# [LISTED ENTRIES]
——————————

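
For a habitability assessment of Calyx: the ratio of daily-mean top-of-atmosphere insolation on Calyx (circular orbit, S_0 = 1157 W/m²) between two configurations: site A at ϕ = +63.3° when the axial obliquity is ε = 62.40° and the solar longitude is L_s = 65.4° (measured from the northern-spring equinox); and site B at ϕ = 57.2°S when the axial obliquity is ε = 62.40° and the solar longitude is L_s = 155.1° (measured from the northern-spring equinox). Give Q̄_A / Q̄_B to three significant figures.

— Configuration A (ϕ=+63.3°):
Solar declination: sin δ = sin ε · sin L_s = sin 62.40° × sin 65.4° = 0.80577, so δ = +53.685°.
cos h₀ = −tan(+63.3°) tan(+53.685°) = -2.7052 ≤ −1 ⇒ polar day, h₀ = π.
Bracket: h₀ sin ϕ sin δ + cos ϕ cos δ sin h₀ = 3.1416×0.89337×0.80577 + 0.44932×0.59223×0.00000 = 2.261483 + 0.000000 = 2.261483.
Q̄ = (S_0/π) × [bracket] = (1157/π) × 2.261483 = 832.87 W/m².
— Configuration B (ϕ=-57.2°):
Solar declination: sin δ = sin ε · sin L_s = sin 62.40° × sin 155.1° = 0.37312, so δ = +21.908°.
cos h₀ = −tan(-57.2°) tan(+21.908°) = 0.6240, h₀ = 0.8969 rad.
Bracket: h₀ sin ϕ sin δ + cos ϕ cos δ sin h₀ = 0.8969×-0.84057×0.37312 + 0.54171×0.92778×0.78139 = -0.281298 + 0.392717 = 0.111419.
Q̄ = (S_0/π) × [bracket] = (1157/π) × 0.111419 = 41.034 W/m².
Ratio Q̄_A / Q̄_B = 832.87 / 41.034 = 20.30.

Q̄_A / Q̄_B ≈ 20.3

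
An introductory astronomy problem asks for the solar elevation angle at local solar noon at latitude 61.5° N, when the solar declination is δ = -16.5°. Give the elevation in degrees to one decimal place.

At local noon the hour angle is zero, so the zenith angle equals |φ − δ| = |+61.5° − (-16.500°)| = 78.000°.
Elevation = 90° − 78.000° = 12.0°.

12.0°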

——————————

# [EXERCISE REQUIREMENTS]
In full and without change, transcribe every line of the records above.

# [FINISHED EXERCISE]
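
For a habitability assessment of Calyx: the ratio of daily-mean top-of-atmosphere insolation on Calyx (circular orbit, S_0 = 1157 W/m²) between two configurations: site A at ϕ = +63.3° when the axial obliquity is ε = 62.40° and the solar longitude is L_s = 65.4° (measured from the northern-spring equinox); and site B at ϕ = 57.2°S when the axial obliquity is ε = 62.40° and the solar longitude is L_s = 155.1° (measured from the northern-spring equinox). Give Q̄_A / Q̄_B to three significant figures.

— Configuration A (ϕ=+63.3°):
Solar declination: sin δ = sin ε · sin L_s = sin 62.40° × sin 65.4° = 0.80577, so δ = +53.685°.
cos h₀ = −tan(+63.3°) tan(+53.685°) = -2.7052 ≤ −1 ⇒ polar day, h₀ = π.
Bracket: h₀ sin ϕ sin δ + cos ϕ cos δ sin h₀ = 3.1416×0.89337×0.80577 + 0.44932×0.59223×0.00000 = 2.261483 + 0.000000 = 2.261483.
Q̄ = (S_0/π) × [bracket] = (1157/π) × 2.261483 = 832.87 W/m².
— Configuration B (ϕ=-57.2°):
Solar declination: sin δ = sin ε · sin L_s = sin 62.40° × sin 155.1° = 0.37312, so δ = +21.908°.
cos h₀ = −tan(-57.2°) tan(+21.908°) = 0.6240, h₀ = 0.8969 rad.
Bracket: h₀ sin ϕ sin δ + cos ϕ cos δ sin h₀ = 0.8969×-0.84057×0.37312 + 0.54171×0.92778×0.78139 = -0.281298 + 0.392717 = 0.111419.
Q̄ = (S_0/π) × [bracket] = (1157/π) × 0.111419 = 41.034 W/m².
Ratio Q̄_A / Q̄_B = 832.87 / 41.034 = 20.30.

Q̄_A / Q̄_B ≈ 20.3

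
An introductory astronomy problem asks for the solar elevation angle at local solar noon at latitude 61.5° N, when the solar declination is δ = -16.5°. Give the elevation in degrees to one decimal place.

At local noon the hour angle is zero, so the zenith angle equals |φ − δ| = |+61.5° − (-16.500°)| = 78.000°.
Elevation = 90° − 78.000° = 12.0°.

12.0°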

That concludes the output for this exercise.